Assigned task: Return all of the entries exactly as written.

[Opening Records provided section]

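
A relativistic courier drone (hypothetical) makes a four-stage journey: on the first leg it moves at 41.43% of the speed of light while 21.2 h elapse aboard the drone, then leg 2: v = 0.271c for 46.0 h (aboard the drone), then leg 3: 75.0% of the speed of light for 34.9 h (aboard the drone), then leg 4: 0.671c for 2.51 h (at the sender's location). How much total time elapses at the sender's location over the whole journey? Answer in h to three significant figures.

Δt = 126 h

Leg 1: β = 0.4143; γ = 1/√(1 − 0.4143²) = 1/√0.8284 = 1.099; Δt_1 = 1.099 × 21.2 = 23.29 h.
Leg 2: γ = 1/√(1 − 0.271²) = 1/√0.9266 = 1.039; Δt_2 = 1.039 × 46.0 = 47.79 h.
Leg 3: β = 0.750; γ = 1/√(1 − 0.750²) = 1/√0.4375 = 1.512; Δt_3 = 1.512 × 34.9 = 52.76 h.
Leg 4: 2.51 h is already measured at the sender's location.
Total: 23.29 + 47.79 + 52.76 + 2.510 h.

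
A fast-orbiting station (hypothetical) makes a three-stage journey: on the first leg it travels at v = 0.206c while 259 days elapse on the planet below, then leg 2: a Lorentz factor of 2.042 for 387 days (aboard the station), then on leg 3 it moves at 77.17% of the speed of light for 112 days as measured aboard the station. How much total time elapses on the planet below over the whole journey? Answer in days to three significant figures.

Δt = 1230 days

Leg 1: 259 days is already measured on the planet below.
Leg 2: γ = 2.042; Δt_2 = 2.042 × 387 = 790.3 days.
Leg 3: β = 0.7717; γ = 1/√(1 − 0.7717²) = 1/√0.4045 = 1.572; Δt_3 = 1.572 × 112 = 176.1 days.
Total: 259.0 + 790.3 + 176.1 days.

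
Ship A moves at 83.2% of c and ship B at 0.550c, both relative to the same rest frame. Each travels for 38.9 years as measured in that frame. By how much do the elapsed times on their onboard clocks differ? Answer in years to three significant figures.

A: β = 0.832; γ = 1/√(1 − 0.832²) = 1/√0.3078 = 1.803; τ_A = 38.9/1.803 = 21.58 years.
B: γ = 1/√(1 − 0.550²) = 1/√0.6975 = 1.197; τ_B = 38.9/1.197 = 32.49 years.

|τ_A − τ_B| = 10.9 years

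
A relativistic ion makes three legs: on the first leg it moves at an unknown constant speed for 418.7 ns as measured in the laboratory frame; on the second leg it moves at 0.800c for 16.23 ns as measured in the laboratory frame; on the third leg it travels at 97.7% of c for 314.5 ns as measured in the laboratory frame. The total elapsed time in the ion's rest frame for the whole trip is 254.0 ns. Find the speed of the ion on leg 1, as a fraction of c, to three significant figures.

β = 0.906

Leg 1: speed unknown; τ_1 = 418.7/γ_1.
Leg 2: γ = 1/√(1 − 0.800²) = 5/3 ≈ 1.667; τ_2 = 16.23/1.667 = 9.738 ns.
Leg 3: β = 0.977; γ = 1/√(1 − 0.977²) = 1/√0.04547 = 4.690; τ_3 = 314.5/4.690 = 67.06 ns.
Total proper time: τ_1 + 9.738 + 67.06 = 254.0, so τ_1 = 254.0 − 76.80 = 177.2 ns.
γ_1 = 418.7/177.2 = 2.363; β = √(1 − 1/γ²) = √0.8209.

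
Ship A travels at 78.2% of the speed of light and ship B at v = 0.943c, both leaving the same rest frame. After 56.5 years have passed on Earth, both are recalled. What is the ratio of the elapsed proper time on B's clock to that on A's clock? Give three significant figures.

A: β = 0.782; γ = 1/√(1 − 0.782²) = 1/√0.3885 = 1.604. B: γ = 1/√(1 − 0.943²) = 1/√0.1108 = 3.005.
τ_A/τ_B = γ_B/γ_A = 3.005/1.604 = 1.873, so τ_B/τ_A = 0.5339.

τ_B/τ_A = 0.534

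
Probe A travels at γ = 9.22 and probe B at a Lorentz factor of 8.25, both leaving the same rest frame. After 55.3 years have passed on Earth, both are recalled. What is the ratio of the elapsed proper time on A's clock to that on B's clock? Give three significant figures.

τ_A/τ_B = 0.895

A: γ = 9.22. B: γ = 8.25.
τ_A/τ_B = γ_B/γ_A = 8.250/9.220 = 0.8948, so τ_A/τ_B = 0.8948.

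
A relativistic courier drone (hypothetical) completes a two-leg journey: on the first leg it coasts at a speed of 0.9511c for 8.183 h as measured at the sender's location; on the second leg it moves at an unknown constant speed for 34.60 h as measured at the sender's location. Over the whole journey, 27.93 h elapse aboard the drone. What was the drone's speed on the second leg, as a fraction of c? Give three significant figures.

Leg 1: γ = 1/√(1 − 0.9511²) = 1/√0.09541 = 3.237; τ_1 = 8.183/3.237 = 2.528 h.
Leg 2: speed unknown; τ_2 = 34.60/γ_2.
Total proper time: 2.528 + τ_2 = 27.93, so τ_2 = 27.93 − 2.528 = 25.40 h.
γ_2 = 34.60/25.40 = 1.362; β = √(1 − 1/γ²) = √0.4610.

β = 0.679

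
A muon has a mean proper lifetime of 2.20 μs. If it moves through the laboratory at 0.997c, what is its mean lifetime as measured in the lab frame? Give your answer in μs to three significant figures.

Δt = 28.4 μs

γ = 1/√(1 − 0.997²) = 1/√0.005991 = 12.92
The rest-frame lifetime is the proper time; the lab measures the dilated interval Δt = γτ₀ = 12.92 × 2.20 μs.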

[Closing Records provided section]

Written response:
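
A relativistic courier drone (hypothetical) makes a four-stage journey: on the first leg it moves at 41.43% of the speed of light while 21.2 h elapse aboard the drone, then leg 2: v = 0.271c for 46.0 h (aboard the drone), then leg 3: 75.0% of the speed of light for 34.9 h (aboard the drone), then leg 4: 0.671c for 2.51 h (at the sender's location). How much total time elapses at the sender's location over the whole journey? Answer in h to three significant figures.

Δt = 126 h

Leg 1: β = 0.4143; γ = 1/√(1 − 0.4143²) = 1/√0.8284 = 1.099; Δt_1 = 1.099 × 21.2 = 23.29 h.
Leg 2: γ = 1/√(1 − 0.271²) = 1/√0.9266 = 1.039; Δt_2 = 1.039 × 46.0 = 47.79 h.
Leg 3: β = 0.750; γ = 1/√(1 − 0.750²) = 1/√0.4375 = 1.512; Δt_3 = 1.512 × 34.9 = 52.76 h.
Leg 4: 2.51 h is already measured at the sender's location.
Total: 23.29 + 47.79 + 52.76 + 2.510 h.

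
A fast-orbiting station (hypothetical) makes a three-stage journey: on the first leg it travels at v = 0.206c while 259 days elapse on the planet below, then leg 2: a Lorentz factor of 2.042 for 387 days (aboard the station), then on leg 3 it moves at 77.17% of the speed of light for 112 days as measured aboard the station. How much total time elapses on the planet below over the whole journey? Answer in days to three significant figures.

Δt = 1230 days

Leg 1: 259 days is already measured on the planet below.
Leg 2: γ = 2.042; Δt_2 = 2.042 × 387 = 790.3 days.
Leg 3: β = 0.7717; γ = 1/√(1 − 0.7717²) = 1/√0.4045 = 1.572; Δt_3 = 1.572 × 112 = 176.1 days.
Total: 259.0 + 790.3 + 176.1 days.

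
Ship A moves at 83.2% of c and ship B at 0.550c, both relative to the same rest frame. Each travels for 38.9 years as measured in that frame. By how much do the elapsed times on their onboard clocks differ? Answer in years to three significant figures.

A: β = 0.832; γ = 1/√(1 − 0.832²) = 1/√0.3078 = 1.803; τ_A = 38.9/1.803 = 21.58 years.
B: γ = 1/√(1 − 0.550²) = 1/√0.6975 = 1.197; τ_B = 38.9/1.197 = 32.49 years.

|τ_A − τ_B| = 10.9 years

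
A relativistic ion makes three legs: on the first leg it moves at an unknown constant speed for 418.7 ns as measured in the laboratory frame; on the second leg it moves at 0.800c for 16.23 ns as measured in the laboratory frame; on the third leg it travels at 97.7% of c for 314.5 ns as measured in the laboratory frame. The total elapsed time in the ion's rest frame for the whole trip is 254.0 ns. Find the speed of the ion on leg 1, as a fraction of c, to three significant figures.

β = 0.906

Leg 1: speed unknown; τ_1 = 418.7/γ_1.
Leg 2: γ = 1/√(1 − 0.800²) = 5/3 ≈ 1.667; τ_2 = 16.23/1.667 = 9.738 ns.
Leg 3: β = 0.977; γ = 1/√(1 − 0.977²) = 1/√0.04547 = 4.690; τ_3 = 314.5/4.690 = 67.06 ns.
Total proper time: τ_1 + 9.738 + 67.06 = 254.0, so τ_1 = 254.0 − 76.80 = 177.2 ns.
γ_1 = 418.7/177.2 = 2.363; β = √(1 − 1/γ²) = √0.8209.

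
Ship A travels at 78.2% of the speed of light and ship B at v = 0.943c, both leaving the same rest frame. After 56.5 years have passed on Earth, both are recalled. What is the ratio of the elapsed proper time on B's clock to that on A's clock? Give three significant figures.

A: β = 0.782; γ = 1/√(1 − 0.782²) = 1/√0.3885 = 1.604. B: γ = 1/√(1 − 0.943²) = 1/√0.1108 = 3.005.
τ_A/τ_B = γ_B/γ_A = 3.005/1.604 = 1.873, so τ_B/τ_A = 0.5339.

τ_B/τ_A = 0.534

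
Probe A travels at γ = 9.22 and probe B at a Lorentz factor of 8.25, both leaving the same rest frame. After 55.3 years have passed on Earth, both are recalled. What is the ratio of the elapsed proper time on A's clock to that on B's clock? Give three significant figures.

τ_A/τ_B = 0.895

A: γ = 9.22. B: γ = 8.25.
τ_A/τ_B = γ_B/γ_A = 8.250/9.220 = 0.8948, so τ_A/τ_B = 0.8948.

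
A relativistic courier drone (hypothetical) completes a two-leg journey: on the first leg it coasts at a speed of 0.9511c for 8.183 h as measured at the sender's location; on the second leg it moves at an unknown constant speed for 34.60 h as measured at the sender's location. Over the whole journey, 27.93 h elapse aboard the drone. What was the drone's speed on the second leg, as a fraction of c? Give three significant figures.

Leg 1: γ = 1/√(1 − 0.9511²) = 1/√0.09541 = 3.237; τ_1 = 8.183/3.237 = 2.528 h.
Leg 2: speed unknown; τ_2 = 34.60/γ_2.
Total proper time: 2.528 + τ_2 = 27.93, so τ_2 = 27.93 − 2.528 = 25.40 h.
γ_2 = 34.60/25.40 = 1.362; β = √(1 − 1/γ²) = √0.4610.

β = 0.679

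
A muon has a mean proper lifetime of 2.20 μs. If it moves through the laboratory at 0.997c, what is its mean lifetime as measured in the lab frame? Give your answer in μs to three significant figures.

Δt = 28.4 μs

γ = 1/√(1 − 0.997²) = 1/√0.005991 = 12.92
The rest-frame lifetime is the proper time; the lab measures the dilated interval Δt = γτ₀ = 12.92 × 2.20 μs.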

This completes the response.